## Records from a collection
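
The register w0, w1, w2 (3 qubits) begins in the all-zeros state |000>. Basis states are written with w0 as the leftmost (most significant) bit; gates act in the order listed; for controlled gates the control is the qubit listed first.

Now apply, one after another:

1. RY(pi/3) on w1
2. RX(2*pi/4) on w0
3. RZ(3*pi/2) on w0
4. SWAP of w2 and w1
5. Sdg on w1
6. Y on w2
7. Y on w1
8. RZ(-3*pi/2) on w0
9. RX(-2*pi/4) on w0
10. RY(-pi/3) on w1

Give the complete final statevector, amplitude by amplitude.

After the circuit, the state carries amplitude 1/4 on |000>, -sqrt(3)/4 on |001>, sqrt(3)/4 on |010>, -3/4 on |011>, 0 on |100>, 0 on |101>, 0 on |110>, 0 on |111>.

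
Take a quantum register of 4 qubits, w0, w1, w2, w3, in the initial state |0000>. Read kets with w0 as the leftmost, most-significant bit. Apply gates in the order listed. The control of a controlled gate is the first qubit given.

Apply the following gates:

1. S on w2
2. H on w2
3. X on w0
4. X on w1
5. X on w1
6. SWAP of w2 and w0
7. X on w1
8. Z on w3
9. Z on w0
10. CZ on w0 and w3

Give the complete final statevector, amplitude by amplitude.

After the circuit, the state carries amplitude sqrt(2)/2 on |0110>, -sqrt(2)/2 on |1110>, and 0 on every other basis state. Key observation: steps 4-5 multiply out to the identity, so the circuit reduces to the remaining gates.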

## TASK INSTRUCTIONS
Copy only this part of the entries above: the line with "10. RY(-pi/3) on w1", the line with "10. CZ on w0 and w3", and the lines between, all exactly as written.

## RESPONSE BELOW
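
10. RY(-pi/3) on w1

Give the complete final statevector, amplitude by amplitude.

After the circuit, the state carries amplitude 1/4 on |000>, -sqrt(3)/4 on |001>, sqrt(3)/4 on |010>, -3/4 on |011>, 0 on |100>, 0 on |101>, 0 on |110>, 0 on |111>.

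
Take a quantum register of 4 qubits, w0, w1, w2, w3, in the initial state |0000>. Read kets with w0 as the leftmost, most-significant bit. Apply gates in the order listed. The control of a controlled gate is the first qubit given.

Apply the following gates:

1. S on w2
2. H on w2
3. X on w0
4. X on w1
5. X on w1
6. SWAP of w2 and w0
7. X on w1
8. Z on w3
9. Z on w0
10. CZ on w0 and w3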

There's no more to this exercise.